- _Given records_:

::::::

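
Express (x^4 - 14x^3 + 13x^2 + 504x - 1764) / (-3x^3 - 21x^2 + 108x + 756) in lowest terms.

Apply the Euclidean algorithm:
  x^4 - 14x^3 + 13x^2 + 504x - 1764 = (-(1/3)x + 7)(-3x^3 - 21x^2 + 108x + 756) + (196x^2 - 7056)
  -3x^3 - 21x^2 + 108x + 756 = (-(3/196)x - 3/28)(196x^2 - 7056) + (0)
Last nonzero remainder: 196x^2 - 7056. Dividing through by 196 gives the monic gcd x^2 - 36.
Cancel x^2 - 36 from numerator and denominator to get the reduced form.

(-x^2 + 14x - 49)/(3x + 21)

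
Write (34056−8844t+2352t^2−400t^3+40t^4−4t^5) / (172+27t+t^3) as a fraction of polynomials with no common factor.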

::::::

- _What you need to do_:
Render every record verbatim. Nothing should be left out.

- _Exercise solution_:
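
Express (x^4 - 14x^3 + 13x^2 + 504x - 1764) / (-3x^3 - 21x^2 + 108x + 756) in lowest terms.

Apply the Euclidean algorithm:
  x^4 - 14x^3 + 13x^2 + 504x - 1764 = (-(1/3)x + 7)(-3x^3 - 21x^2 + 108x + 756) + (196x^2 - 7056)
  -3x^3 - 21x^2 + 108x + 756 = (-(3/196)x - 3/28)(196x^2 - 7056) + (0)
Last nonzero remainder: 196x^2 - 7056. Dividing through by 196 gives the monic gcd x^2 - 36.
Cancel x^2 - 36 from numerator and denominator to get the reduced form.

(-x^2 + 14x - 49)/(3x + 21)

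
Write (34056−8844t+2352t^2−400t^3+40t^4−4t^5) / (172+27t+t^3) as a fraction of polynomials with no common factor.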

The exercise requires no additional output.